> [Extracted entries]

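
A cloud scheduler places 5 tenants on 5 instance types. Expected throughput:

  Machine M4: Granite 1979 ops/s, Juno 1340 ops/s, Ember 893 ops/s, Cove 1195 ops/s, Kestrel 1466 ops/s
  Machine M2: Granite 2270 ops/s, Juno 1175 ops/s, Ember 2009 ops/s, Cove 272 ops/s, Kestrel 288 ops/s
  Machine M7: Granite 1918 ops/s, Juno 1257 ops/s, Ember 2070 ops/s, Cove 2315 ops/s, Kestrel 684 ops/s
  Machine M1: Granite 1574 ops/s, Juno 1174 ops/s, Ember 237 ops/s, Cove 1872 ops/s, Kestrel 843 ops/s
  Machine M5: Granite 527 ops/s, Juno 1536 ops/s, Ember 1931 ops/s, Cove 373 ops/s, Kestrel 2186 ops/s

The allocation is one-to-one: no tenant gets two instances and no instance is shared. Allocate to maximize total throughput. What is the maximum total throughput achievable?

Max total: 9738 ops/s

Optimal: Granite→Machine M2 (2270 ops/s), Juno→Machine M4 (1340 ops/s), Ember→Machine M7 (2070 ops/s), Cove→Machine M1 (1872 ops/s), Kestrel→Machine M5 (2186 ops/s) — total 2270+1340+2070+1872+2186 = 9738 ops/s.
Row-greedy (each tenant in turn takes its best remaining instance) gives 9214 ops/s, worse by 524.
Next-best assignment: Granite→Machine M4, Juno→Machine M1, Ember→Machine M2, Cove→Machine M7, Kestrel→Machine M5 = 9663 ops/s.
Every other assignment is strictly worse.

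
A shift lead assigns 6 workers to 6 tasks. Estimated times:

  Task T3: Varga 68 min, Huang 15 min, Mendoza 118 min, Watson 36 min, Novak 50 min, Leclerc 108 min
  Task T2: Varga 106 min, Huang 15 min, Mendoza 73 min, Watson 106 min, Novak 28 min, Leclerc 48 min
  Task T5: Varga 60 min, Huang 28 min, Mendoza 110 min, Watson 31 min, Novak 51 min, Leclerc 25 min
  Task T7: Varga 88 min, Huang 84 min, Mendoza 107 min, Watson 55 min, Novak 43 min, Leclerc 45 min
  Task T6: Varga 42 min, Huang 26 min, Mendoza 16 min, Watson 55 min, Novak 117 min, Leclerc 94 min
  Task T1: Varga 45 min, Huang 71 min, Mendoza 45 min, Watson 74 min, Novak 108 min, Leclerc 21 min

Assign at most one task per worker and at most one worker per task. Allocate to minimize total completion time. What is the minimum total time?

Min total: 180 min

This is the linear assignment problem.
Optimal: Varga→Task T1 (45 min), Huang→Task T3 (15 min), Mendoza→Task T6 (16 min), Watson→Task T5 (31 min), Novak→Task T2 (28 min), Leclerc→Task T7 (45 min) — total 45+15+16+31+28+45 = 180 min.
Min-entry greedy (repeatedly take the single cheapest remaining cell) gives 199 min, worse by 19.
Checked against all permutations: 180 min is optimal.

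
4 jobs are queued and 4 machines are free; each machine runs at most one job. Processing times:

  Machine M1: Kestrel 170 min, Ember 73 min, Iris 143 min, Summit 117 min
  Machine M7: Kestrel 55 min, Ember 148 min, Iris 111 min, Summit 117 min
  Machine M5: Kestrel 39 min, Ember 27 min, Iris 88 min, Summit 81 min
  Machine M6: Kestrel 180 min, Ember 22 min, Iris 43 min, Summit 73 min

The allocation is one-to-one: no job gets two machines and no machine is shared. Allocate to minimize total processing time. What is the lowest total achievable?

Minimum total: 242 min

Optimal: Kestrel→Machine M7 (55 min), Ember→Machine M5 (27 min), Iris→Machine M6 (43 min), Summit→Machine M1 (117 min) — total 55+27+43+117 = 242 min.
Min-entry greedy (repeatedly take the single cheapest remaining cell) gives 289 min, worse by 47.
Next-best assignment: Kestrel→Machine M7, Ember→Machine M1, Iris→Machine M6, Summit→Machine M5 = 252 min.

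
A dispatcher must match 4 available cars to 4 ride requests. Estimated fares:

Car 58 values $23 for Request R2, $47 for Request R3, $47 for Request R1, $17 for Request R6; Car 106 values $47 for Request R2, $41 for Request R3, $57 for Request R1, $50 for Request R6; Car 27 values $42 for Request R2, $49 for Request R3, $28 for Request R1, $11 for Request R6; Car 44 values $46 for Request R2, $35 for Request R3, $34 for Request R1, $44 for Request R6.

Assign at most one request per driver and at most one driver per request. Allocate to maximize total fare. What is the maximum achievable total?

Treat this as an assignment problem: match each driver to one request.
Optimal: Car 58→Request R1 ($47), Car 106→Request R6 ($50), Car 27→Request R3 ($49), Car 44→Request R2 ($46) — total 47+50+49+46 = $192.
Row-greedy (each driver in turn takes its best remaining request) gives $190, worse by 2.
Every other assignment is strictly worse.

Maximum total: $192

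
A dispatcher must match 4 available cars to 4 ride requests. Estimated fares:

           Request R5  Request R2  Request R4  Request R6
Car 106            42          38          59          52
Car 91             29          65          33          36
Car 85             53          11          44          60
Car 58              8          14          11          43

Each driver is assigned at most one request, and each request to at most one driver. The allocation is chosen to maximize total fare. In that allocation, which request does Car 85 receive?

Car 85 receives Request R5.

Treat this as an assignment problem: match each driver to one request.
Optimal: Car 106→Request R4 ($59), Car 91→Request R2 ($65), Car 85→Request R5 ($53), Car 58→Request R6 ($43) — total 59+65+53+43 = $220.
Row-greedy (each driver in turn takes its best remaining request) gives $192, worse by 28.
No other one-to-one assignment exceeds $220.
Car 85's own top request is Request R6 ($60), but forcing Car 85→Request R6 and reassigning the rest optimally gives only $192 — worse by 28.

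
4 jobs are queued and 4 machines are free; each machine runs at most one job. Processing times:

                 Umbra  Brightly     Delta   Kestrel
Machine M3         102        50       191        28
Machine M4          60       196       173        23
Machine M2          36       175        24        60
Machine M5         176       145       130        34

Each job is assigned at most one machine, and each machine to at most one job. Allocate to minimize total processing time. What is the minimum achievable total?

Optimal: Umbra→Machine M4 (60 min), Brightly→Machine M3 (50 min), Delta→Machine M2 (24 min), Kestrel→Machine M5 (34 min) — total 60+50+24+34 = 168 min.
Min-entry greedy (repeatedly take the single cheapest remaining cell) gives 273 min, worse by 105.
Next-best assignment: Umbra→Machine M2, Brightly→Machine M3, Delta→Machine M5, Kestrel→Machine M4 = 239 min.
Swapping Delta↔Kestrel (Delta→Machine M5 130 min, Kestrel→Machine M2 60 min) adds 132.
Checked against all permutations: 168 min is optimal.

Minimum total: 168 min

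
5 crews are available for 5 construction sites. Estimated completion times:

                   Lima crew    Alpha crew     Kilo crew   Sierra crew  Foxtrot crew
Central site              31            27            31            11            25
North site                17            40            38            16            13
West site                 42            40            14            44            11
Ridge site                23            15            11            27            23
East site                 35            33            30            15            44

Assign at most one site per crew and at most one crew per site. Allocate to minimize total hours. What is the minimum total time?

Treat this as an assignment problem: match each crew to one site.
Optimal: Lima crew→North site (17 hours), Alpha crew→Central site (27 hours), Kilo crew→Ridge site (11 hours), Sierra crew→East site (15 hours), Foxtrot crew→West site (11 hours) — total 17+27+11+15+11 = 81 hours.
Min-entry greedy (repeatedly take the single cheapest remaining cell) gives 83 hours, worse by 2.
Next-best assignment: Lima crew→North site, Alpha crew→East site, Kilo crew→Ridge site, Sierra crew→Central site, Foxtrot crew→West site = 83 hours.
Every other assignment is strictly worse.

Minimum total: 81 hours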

> [Task to complete]
The listing above is to be transcribed exactly. Include every line.

> [Result]
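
A cloud scheduler places 5 tenants on 5 instance types. Expected throughput:

  Machine M4: Granite 1979 ops/s, Juno 1340 ops/s, Ember 893 ops/s, Cove 1195 ops/s, Kestrel 1466 ops/s
  Machine M2: Granite 2270 ops/s, Juno 1175 ops/s, Ember 2009 ops/s, Cove 272 ops/s, Kestrel 288 ops/s
  Machine M7: Granite 1918 ops/s, Juno 1257 ops/s, Ember 2070 ops/s, Cove 2315 ops/s, Kestrel 684 ops/s
  Machine M1: Granite 1574 ops/s, Juno 1174 ops/s, Ember 237 ops/s, Cove 1872 ops/s, Kestrel 843 ops/s
  Machine M5: Granite 527 ops/s, Juno 1536 ops/s, Ember 1931 ops/s, Cove 373 ops/s, Kestrel 2186 ops/s

The allocation is one-to-one: no tenant gets two instances and no instance is shared. Allocate to maximize total throughput. What is the maximum total throughput achievable?

Max total: 9738 ops/s

Optimal: Granite→Machine M2 (2270 ops/s), Juno→Machine M4 (1340 ops/s), Ember→Machine M7 (2070 ops/s), Cove→Machine M1 (1872 ops/s), Kestrel→Machine M5 (2186 ops/s) — total 2270+1340+2070+1872+2186 = 9738 ops/s.
Row-greedy (each tenant in turn takes its best remaining instance) gives 9214 ops/s, worse by 524.
Next-best assignment: Granite→Machine M4, Juno→Machine M1, Ember→Machine M2, Cove→Machine M7, Kestrel→Machine M5 = 9663 ops/s.
Every other assignment is strictly worse.

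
A shift lead assigns 6 workers to 6 tasks. Estimated times:

  Task T3: Varga 68 min, Huang 15 min, Mendoza 118 min, Watson 36 min, Novak 50 min, Leclerc 108 min
  Task T2: Varga 106 min, Huang 15 min, Mendoza 73 min, Watson 106 min, Novak 28 min, Leclerc 48 min
  Task T5: Varga 60 min, Huang 28 min, Mendoza 110 min, Watson 31 min, Novak 51 min, Leclerc 25 min
  Task T7: Varga 88 min, Huang 84 min, Mendoza 107 min, Watson 55 min, Novak 43 min, Leclerc 45 min
  Task T6: Varga 42 min, Huang 26 min, Mendoza 16 min, Watson 55 min, Novak 117 min, Leclerc 94 min
  Task T1: Varga 45 min, Huang 71 min, Mendoza 45 min, Watson 74 min, Novak 108 min, Leclerc 21 min

Assign at most one task per worker and at most one worker per task. Allocate to minimize total completion time. What is the minimum total time?

Min total: 180 min

This is the linear assignment problem.
Optimal: Varga→Task T1 (45 min), Huang→Task T3 (15 min), Mendoza→Task T6 (16 min), Watson→Task T5 (31 min), Novak→Task T2 (28 min), Leclerc→Task T7 (45 min) — total 45+15+16+31+28+45 = 180 min.
Min-entry greedy (repeatedly take the single cheapest remaining cell) gives 199 min, worse by 19.
Checked against all permutations: 180 min is optimal.

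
4 jobs are queued and 4 machines are free; each machine runs at most one job. Processing times:

  Machine M1: Kestrel 170 min, Ember 73 min, Iris 143 min, Summit 117 min
  Machine M7: Kestrel 55 min, Ember 148 min, Iris 111 min, Summit 117 min
  Machine M5: Kestrel 39 min, Ember 27 min, Iris 88 min, Summit 81 min
  Machine M6: Kestrel 180 min, Ember 22 min, Iris 43 min, Summit 73 min

The allocation is one-to-one: no job gets two machines and no machine is shared. Allocate to minimize total processing time. What is the lowest total achievable?

Minimum total: 242 min

Optimal: Kestrel→Machine M7 (55 min), Ember→Machine M5 (27 min), Iris→Machine M6 (43 min), Summit→Machine M1 (117 min) — total 55+27+43+117 = 242 min.
Min-entry greedy (repeatedly take the single cheapest remaining cell) gives 289 min, worse by 47.
Next-best assignment: Kestrel→Machine M7, Ember→Machine M1, Iris→Machine M6, Summit→Machine M5 = 252 min.

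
A dispatcher must match 4 available cars to 4 ride requests. Estimated fares:

Car 58 values $23 for Request R2, $47 for Request R3, $47 for Request R1, $17 for Request R6; Car 106 values $47 for Request R2, $41 for Request R3, $57 for Request R1, $50 for Request R6; Car 27 values $42 for Request R2, $49 for Request R3, $28 for Request R1, $11 for Request R6; Car 44 values $46 for Request R2, $35 for Request R3, $34 for Request R1, $44 for Request R6.

Assign at most one request per driver and at most one driver per request. Allocate to maximize total fare. What is the maximum achievable total?

Treat this as an assignment problem: match each driver to one request.
Optimal: Car 58→Request R1 ($47), Car 106→Request R6 ($50), Car 27→Request R3 ($49), Car 44→Request R2 ($46) — total 47+50+49+46 = $192.
Row-greedy (each driver in turn takes its best remaining request) gives $190, worse by 2.
Every other assignment is strictly worse.

Maximum total: $192

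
A dispatcher must match 4 available cars to 4 ride requests. Estimated fares:

           Request R5  Request R2  Request R4  Request R6
Car 106            42          38          59          52
Car 91             29          65          33          36
Car 85             53          11          44          60
Car 58              8          14          11          43

Each driver is assigned at most one request, and each request to at most one driver. The allocation is chosen to maximize total fare. In that allocation, which request does Car 85 receive?

Car 85 receives Request R5.

Treat this as an assignment problem: match each driver to one request.
Optimal: Car 106→Request R4 ($59), Car 91→Request R2 ($65), Car 85→Request R5 ($53), Car 58→Request R6 ($43) — total 59+65+53+43 = $220.
Row-greedy (each driver in turn takes its best remaining request) gives $192, worse by 28.
No other one-to-one assignment exceeds $220.
Car 85's own top request is Request R6 ($60), but forcing Car 85→Request R6 and reassigning the rest optimally gives only $192 — worse by 28.

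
4 jobs are queued and 4 machines are free; each machine runs at most one job. Processing times:

                 Umbra  Brightly     Delta   Kestrel
Machine M3         102        50       191        28
Machine M4          60       196       173        23
Machine M2          36       175        24        60
Machine M5         176       145       130        34

Each job is assigned at most one machine, and each machine to at most one job. Allocate to minimize total processing time. What is the minimum achievable total?

Optimal: Umbra→Machine M4 (60 min), Brightly→Machine M3 (50 min), Delta→Machine M2 (24 min), Kestrel→Machine M5 (34 min) — total 60+50+24+34 = 168 min.
Min-entry greedy (repeatedly take the single cheapest remaining cell) gives 273 min, worse by 105.
Next-best assignment: Umbra→Machine M2, Brightly→Machine M3, Delta→Machine M5, Kestrel→Machine M4 = 239 min.
Swapping Delta↔Kestrel (Delta→Machine M5 130 min, Kestrel→Machine M2 60 min) adds 132.
Checked against all permutations: 168 min is optimal.

Minimum total: 168 min

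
5 crews are available for 5 construction sites. Estimated completion times:

                   Lima crew    Alpha crew     Kilo crew   Sierra crew  Foxtrot crew
Central site              31            27            31            11            25
North site                17            40            38            16            13
West site                 42            40            14            44            11
Ridge site                23            15            11            27            23
East site                 35            33            30            15            44

Assign at most one site per crew and at most one crew per site. Allocate to minimize total hours. What is the minimum total time?

Treat this as an assignment problem: match each crew to one site.
Optimal: Lima crew→North site (17 hours), Alpha crew→Central site (27 hours), Kilo crew→Ridge site (11 hours), Sierra crew→East site (15 hours), Foxtrot crew→West site (11 hours) — total 17+27+11+15+11 = 81 hours.
Min-entry greedy (repeatedly take the single cheapest remaining cell) gives 83 hours, worse by 2.
Next-best assignment: Lima crew→North site, Alpha crew→East site, Kilo crew→Ridge site, Sierra crew→Central site, Foxtrot crew→West site = 83 hours.
Every other assignment is strictly worse.

Minimum total: 81 hours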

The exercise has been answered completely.